(Beginning of Data for analysis)
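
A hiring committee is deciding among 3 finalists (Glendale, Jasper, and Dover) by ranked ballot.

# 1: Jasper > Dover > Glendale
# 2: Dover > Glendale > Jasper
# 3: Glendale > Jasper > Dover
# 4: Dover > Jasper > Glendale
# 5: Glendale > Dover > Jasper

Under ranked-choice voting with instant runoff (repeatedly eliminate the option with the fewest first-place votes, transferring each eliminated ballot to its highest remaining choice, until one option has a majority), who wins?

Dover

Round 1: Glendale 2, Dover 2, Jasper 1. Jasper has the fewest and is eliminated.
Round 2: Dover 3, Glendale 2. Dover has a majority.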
(End of Data for analysis)
(Beginning of Data for analysis)
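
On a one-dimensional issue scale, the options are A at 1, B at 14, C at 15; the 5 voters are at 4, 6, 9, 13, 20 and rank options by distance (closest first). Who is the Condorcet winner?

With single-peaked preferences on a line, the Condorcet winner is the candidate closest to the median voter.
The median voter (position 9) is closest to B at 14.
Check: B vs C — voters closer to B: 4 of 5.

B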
(End of Data for analysis)
(Beginning of Data for analysis)
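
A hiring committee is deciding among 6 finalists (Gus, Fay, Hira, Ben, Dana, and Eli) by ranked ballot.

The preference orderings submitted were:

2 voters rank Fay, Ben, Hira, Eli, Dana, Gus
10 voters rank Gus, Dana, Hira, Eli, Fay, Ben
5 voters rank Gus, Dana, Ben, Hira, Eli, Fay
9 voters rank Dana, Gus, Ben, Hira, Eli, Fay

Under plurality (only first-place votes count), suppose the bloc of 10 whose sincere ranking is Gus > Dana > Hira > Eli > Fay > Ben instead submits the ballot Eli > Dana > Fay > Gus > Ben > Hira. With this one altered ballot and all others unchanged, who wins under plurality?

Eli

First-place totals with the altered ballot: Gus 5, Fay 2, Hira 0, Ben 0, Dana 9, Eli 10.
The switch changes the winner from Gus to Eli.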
(End of Data for analysis)
* [Exercise description] Give again exactly, and only, the lines above starting at the one with "A hiring committee is deciding among 3" and ending at the one with "# 5: Glendale > Dover > Jasper".

* [Task answer]
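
A hiring committee is deciding among 3 finalists (Glendale, Jasper, and Dover) by ranked ballot.

# 1: Jasper > Dover > Glendale
# 2: Dover > Glendale > Jasper
# 3: Glendale > Jasper > Dover
# 4: Dover > Jasper > Glendale
# 5: Glendale > Dover > Jasper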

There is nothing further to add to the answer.